(Stored data entries)
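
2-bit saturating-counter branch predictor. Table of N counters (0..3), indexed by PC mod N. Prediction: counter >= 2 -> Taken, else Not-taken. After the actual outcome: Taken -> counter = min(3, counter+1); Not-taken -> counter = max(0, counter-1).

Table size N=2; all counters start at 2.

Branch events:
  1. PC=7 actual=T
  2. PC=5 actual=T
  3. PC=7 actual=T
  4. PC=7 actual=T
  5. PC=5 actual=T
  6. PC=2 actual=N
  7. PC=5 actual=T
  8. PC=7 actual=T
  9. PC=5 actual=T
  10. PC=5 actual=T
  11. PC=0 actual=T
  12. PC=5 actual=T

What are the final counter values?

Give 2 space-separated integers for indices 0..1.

Answer: 2 3

Derivation:
Ev 1: PC=7 idx=1 pred=T actual=T -> ctr[1]=3
Ev 2: PC=5 idx=1 pred=T actual=T -> ctr[1]=3
Ev 3: PC=7 idx=1 pred=T actual=T -> ctr[1]=3
Ev 4: PC=7 idx=1 pred=T actual=T -> ctr[1]=3
Ev 5: PC=5 idx=1 pred=T actual=T -> ctr[1]=3
Ev 6: PC=2 idx=0 pred=T actual=N -> ctr[0]=1
Ev 7: PC=5 idx=1 pred=T actual=T -> ctr[1]=3
Ev 8: PC=7 idx=1 pred=T actual=T -> ctr[1]=3
Ev 9: PC=5 idx=1 pred=T actual=T -> ctr[1]=3
Ev 10: PC=5 idx=1 pred=T actual=T -> ctr[1]=3
Ev 11: PC=0 idx=0 pred=N actual=T -> ctr[0]=2
Ev 12: PC=5 idx=1 pred=T actual=T -> ctr[1]=3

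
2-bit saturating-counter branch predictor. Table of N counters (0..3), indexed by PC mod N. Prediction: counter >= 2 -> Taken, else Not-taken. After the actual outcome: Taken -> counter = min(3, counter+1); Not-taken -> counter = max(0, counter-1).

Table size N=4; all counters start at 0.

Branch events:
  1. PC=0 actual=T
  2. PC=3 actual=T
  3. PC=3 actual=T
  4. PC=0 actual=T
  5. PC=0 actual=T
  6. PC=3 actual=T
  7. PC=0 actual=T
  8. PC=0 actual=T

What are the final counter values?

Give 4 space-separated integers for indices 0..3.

Answer: 3 0 0 3

Derivation:
Ev 1: PC=0 idx=0 pred=N actual=T -> ctr[0]=1
Ev 2: PC=3 idx=3 pred=N actual=T -> ctr[3]=1
Ev 3: PC=3 idx=3 pred=N actual=T -> ctr[3]=2
Ev 4: PC=0 idx=0 pred=N actual=T -> ctr[0]=2
Ev 5: PC=0 idx=0 pred=T actual=T -> ctr[0]=3
Ev 6: PC=3 idx=3 pred=T actual=T -> ctr[3]=3
Ev 7: PC=0 idx=0 pred=T actual=T -> ctr[0]=3
Ev 8: PC=0 idx=0 pred=T actual=T -> ctr[0]=3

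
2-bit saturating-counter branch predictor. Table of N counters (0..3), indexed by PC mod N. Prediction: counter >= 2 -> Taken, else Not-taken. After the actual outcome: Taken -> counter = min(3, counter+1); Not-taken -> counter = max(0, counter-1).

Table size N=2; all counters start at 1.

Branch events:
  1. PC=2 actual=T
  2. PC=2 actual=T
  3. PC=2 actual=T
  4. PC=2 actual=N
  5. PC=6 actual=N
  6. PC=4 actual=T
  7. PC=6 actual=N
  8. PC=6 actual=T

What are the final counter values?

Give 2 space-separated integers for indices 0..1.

Ev 1: PC=2 idx=0 pred=N actual=T -> ctr[0]=2
Ev 2: PC=2 idx=0 pred=T actual=T -> ctr[0]=3
Ev 3: PC=2 idx=0 pred=T actual=T -> ctr[0]=3
Ev 4: PC=2 idx=0 pred=T actual=N -> ctr[0]=2
Ev 5: PC=6 idx=0 pred=T actual=N -> ctr[0]=1
Ev 6: PC=4 idx=0 pred=N actual=T -> ctr[0]=2
Ev 7: PC=6 idx=0 pred=T actual=N -> ctr[0]=1
Ev 8: PC=6 idx=0 pred=N actual=T -> ctr[0]=2

Answer: 2 1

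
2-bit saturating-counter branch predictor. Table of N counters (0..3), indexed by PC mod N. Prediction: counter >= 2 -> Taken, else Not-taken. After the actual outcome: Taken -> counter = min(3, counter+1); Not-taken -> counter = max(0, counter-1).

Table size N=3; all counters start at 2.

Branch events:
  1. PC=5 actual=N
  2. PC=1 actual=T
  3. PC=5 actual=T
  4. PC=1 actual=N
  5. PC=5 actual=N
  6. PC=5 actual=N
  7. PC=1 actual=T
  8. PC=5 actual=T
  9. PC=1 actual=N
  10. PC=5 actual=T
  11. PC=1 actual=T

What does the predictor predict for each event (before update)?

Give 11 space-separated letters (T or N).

Ev 1: PC=5 idx=2 pred=T actual=N -> ctr[2]=1
Ev 2: PC=1 idx=1 pred=T actual=T -> ctr[1]=3
Ev 3: PC=5 idx=2 pred=N actual=T -> ctr[2]=2
Ev 4: PC=1 idx=1 pred=T actual=N -> ctr[1]=2
Ev 5: PC=5 idx=2 pred=T actual=N -> ctr[2]=1
Ev 6: PC=5 idx=2 pred=N actual=N -> ctr[2]=0
Ev 7: PC=1 idx=1 pred=T actual=T -> ctr[1]=3
Ev 8: PC=5 idx=2 pred=N actual=T -> ctr[2]=1
Ev 9: PC=1 idx=1 pred=T actual=N -> ctr[1]=2
Ev 10: PC=5 idx=2 pred=N actual=T -> ctr[2]=2
Ev 11: PC=1 idx=1 pred=T actual=T -> ctr[1]=3

Answer: T T N T T N T N T N T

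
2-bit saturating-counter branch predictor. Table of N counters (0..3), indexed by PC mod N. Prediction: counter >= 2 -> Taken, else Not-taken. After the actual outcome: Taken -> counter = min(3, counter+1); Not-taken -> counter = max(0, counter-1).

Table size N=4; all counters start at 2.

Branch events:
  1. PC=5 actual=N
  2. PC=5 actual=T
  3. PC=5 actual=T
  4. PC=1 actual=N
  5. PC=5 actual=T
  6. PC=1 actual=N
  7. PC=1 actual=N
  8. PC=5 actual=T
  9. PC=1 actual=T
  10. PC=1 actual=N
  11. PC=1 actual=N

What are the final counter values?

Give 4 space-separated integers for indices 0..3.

Ev 1: PC=5 idx=1 pred=T actual=N -> ctr[1]=1
Ev 2: PC=5 idx=1 pred=N actual=T -> ctr[1]=2
Ev 3: PC=5 idx=1 pred=T actual=T -> ctr[1]=3
Ev 4: PC=1 idx=1 pred=T actual=N -> ctr[1]=2
Ev 5: PC=5 idx=1 pred=T actual=T -> ctr[1]=3
Ev 6: PC=1 idx=1 pred=T actual=N -> ctr[1]=2
Ev 7: PC=1 idx=1 pred=T actual=N -> ctr[1]=1
Ev 8: PC=5 idx=1 pred=N actual=T -> ctr[1]=2
Ev 9: PC=1 idx=1 pred=T actual=T -> ctr[1]=3
Ev 10: PC=1 idx=1 pred=T actual=N -> ctr[1]=2
Ev 11: PC=1 idx=1 pred=T actual=N -> ctr[1]=1

Answer: 2 1 2 2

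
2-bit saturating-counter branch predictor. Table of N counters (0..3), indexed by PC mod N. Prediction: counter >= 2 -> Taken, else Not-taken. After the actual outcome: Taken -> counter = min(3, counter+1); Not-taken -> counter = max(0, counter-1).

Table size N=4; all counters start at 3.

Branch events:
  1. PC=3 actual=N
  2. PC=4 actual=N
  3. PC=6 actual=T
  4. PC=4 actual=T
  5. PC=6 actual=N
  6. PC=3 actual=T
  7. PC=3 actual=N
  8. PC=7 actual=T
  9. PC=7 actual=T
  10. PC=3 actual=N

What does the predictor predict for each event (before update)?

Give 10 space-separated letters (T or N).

Ev 1: PC=3 idx=3 pred=T actual=N -> ctr[3]=2
Ev 2: PC=4 idx=0 pred=T actual=N -> ctr[0]=2
Ev 3: PC=6 idx=2 pred=T actual=T -> ctr[2]=3
Ev 4: PC=4 idx=0 pred=T actual=T -> ctr[0]=3
Ev 5: PC=6 idx=2 pred=T actual=N -> ctr[2]=2
Ev 6: PC=3 idx=3 pred=T actual=T -> ctr[3]=3
Ev 7: PC=3 idx=3 pred=T actual=N -> ctr[3]=2
Ev 8: PC=7 idx=3 pred=T actual=T -> ctr[3]=3
Ev 9: PC=7 idx=3 pred=T actual=T -> ctr[3]=3
Ev 10: PC=3 idx=3 pred=T actual=N -> ctr[3]=2

Answer: T T T T T T T T T T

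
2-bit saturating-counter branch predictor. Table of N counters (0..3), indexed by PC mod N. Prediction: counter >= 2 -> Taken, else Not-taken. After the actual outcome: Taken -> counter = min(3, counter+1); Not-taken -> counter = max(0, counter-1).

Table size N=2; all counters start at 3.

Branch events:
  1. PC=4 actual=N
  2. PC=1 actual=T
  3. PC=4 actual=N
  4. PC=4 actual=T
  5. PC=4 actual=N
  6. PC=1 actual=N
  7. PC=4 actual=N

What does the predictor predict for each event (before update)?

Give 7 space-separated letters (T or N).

Ev 1: PC=4 idx=0 pred=T actual=N -> ctr[0]=2
Ev 2: PC=1 idx=1 pred=T actual=T -> ctr[1]=3
Ev 3: PC=4 idx=0 pred=T actual=N -> ctr[0]=1
Ev 4: PC=4 idx=0 pred=N actual=T -> ctr[0]=2
Ev 5: PC=4 idx=0 pred=T actual=N -> ctr[0]=1
Ev 6: PC=1 idx=1 pred=T actual=N -> ctr[1]=2
Ev 7: PC=4 idx=0 pred=N actual=N -> ctr[0]=0

Answer: T T T N T T N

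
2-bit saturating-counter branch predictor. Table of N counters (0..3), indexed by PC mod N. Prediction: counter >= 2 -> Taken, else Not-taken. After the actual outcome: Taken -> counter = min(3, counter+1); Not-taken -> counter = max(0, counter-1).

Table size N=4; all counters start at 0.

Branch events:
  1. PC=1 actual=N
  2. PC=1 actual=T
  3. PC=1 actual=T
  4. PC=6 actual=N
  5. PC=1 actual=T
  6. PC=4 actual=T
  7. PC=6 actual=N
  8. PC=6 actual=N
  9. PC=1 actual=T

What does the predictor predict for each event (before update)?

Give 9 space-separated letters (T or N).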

* Task instructions *
Within the data above, the lines from the one with "2. PC=3 actual=T" to the one with "4. PC=2 actual=N" must be repeated exactly; no other line belongs in the answer.

* Answer space *
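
  2. PC=3 actual=T
  3. PC=3 actual=T
  4. PC=0 actual=T
  5. PC=0 actual=T
  6. PC=3 actual=T
  7. PC=0 actual=T
  8. PC=0 actual=T

What are the final counter values?

Give 4 space-separated integers for indices 0..3.

Answer: 3 0 0 3

Derivation:
Ev 1: PC=0 idx=0 pred=N actual=T -> ctr[0]=1
Ev 2: PC=3 idx=3 pred=N actual=T -> ctr[3]=1
Ev 3: PC=3 idx=3 pred=N actual=T -> ctr[3]=2
Ev 4: PC=0 idx=0 pred=N actual=T -> ctr[0]=2
Ev 5: PC=0 idx=0 pred=T actual=T -> ctr[0]=3
Ev 6: PC=3 idx=3 pred=T actual=T -> ctr[3]=3
Ev 7: PC=0 idx=0 pred=T actual=T -> ctr[0]=3
Ev 8: PC=0 idx=0 pred=T actual=T -> ctr[0]=3

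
2-bit saturating-counter branch predictor. Table of N counters (0..3), indexed by PC mod N. Prediction: counter >= 2 -> Taken, else Not-taken. After the actual outcome: Taken -> counter = min(3, counter+1); Not-taken -> counter = max(0, counter-1).

Table size N=2; all counters start at 1.

Branch events:
  1. PC=2 actual=T
  2. PC=2 actual=T
  3. PC=2 actual=T
  4. PC=2 actual=N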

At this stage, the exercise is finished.